What you should do ::
The response must be made up of the lines in the entries below that contain "current".

BEGIN

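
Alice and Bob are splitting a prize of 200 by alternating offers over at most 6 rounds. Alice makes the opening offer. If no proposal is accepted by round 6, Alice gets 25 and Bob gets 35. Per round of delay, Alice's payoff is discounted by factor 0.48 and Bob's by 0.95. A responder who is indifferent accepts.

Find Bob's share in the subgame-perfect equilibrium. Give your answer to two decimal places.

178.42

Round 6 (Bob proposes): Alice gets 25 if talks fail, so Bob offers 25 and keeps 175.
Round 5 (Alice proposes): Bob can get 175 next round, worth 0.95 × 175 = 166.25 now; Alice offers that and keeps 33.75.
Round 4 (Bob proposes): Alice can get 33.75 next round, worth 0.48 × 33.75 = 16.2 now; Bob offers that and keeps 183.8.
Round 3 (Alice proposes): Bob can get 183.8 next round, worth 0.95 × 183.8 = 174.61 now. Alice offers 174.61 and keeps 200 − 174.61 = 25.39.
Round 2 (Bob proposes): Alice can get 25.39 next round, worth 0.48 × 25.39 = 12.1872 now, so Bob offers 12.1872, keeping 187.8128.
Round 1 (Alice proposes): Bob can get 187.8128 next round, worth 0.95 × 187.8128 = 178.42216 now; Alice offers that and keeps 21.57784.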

END
BEGIN

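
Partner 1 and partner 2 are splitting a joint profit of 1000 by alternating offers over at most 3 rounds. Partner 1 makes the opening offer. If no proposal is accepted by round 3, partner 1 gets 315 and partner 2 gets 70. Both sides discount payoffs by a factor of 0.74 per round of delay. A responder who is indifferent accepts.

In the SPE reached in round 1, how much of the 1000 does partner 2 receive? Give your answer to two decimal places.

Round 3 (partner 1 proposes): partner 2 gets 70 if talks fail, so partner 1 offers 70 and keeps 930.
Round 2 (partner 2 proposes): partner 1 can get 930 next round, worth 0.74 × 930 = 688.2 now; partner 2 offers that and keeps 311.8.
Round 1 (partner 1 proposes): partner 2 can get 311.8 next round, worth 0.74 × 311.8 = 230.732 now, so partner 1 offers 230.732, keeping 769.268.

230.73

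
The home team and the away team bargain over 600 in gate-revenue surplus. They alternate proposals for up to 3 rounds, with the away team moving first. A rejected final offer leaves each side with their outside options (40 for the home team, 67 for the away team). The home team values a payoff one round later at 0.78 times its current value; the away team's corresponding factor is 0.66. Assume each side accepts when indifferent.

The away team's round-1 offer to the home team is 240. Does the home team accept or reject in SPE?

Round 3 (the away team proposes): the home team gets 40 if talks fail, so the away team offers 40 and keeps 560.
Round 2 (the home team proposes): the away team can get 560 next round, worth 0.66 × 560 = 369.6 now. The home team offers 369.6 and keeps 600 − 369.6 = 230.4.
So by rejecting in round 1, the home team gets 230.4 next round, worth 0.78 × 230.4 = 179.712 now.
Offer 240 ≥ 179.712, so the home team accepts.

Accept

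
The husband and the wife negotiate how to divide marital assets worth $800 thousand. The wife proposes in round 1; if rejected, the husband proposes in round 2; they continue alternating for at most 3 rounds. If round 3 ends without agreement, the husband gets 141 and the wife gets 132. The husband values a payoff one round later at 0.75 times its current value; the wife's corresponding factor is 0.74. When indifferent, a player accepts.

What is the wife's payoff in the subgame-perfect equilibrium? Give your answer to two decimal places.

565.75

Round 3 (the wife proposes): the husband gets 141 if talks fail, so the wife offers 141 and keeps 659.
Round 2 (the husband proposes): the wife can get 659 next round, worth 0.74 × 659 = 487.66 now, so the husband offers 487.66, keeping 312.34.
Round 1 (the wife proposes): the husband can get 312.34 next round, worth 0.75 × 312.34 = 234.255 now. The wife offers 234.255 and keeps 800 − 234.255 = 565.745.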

END

Task answer ::
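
The home team and the away team bargain over 600 in gate-revenue surplus. They alternate proposals for up to 3 rounds, with the away team moving first. A rejected final offer leaves each side with their outside options (40 for the home team, 67 for the away team). The home team values a payoff one round later at 0.78 times its current value; the away team's corresponding factor is 0.66. Assume each side accepts when indifferent.
The husband and the wife negotiate how to divide marital assets worth $800 thousand. The wife proposes in round 1; if rejected, the husband proposes in round 2; they continue alternating for at most 3 rounds. If round 3 ends without agreement, the husband gets 141 and the wife gets 132. The husband values a payoff one round later at 0.75 times its current value; the wife's corresponding factor is 0.74. When indifferent, a player accepts.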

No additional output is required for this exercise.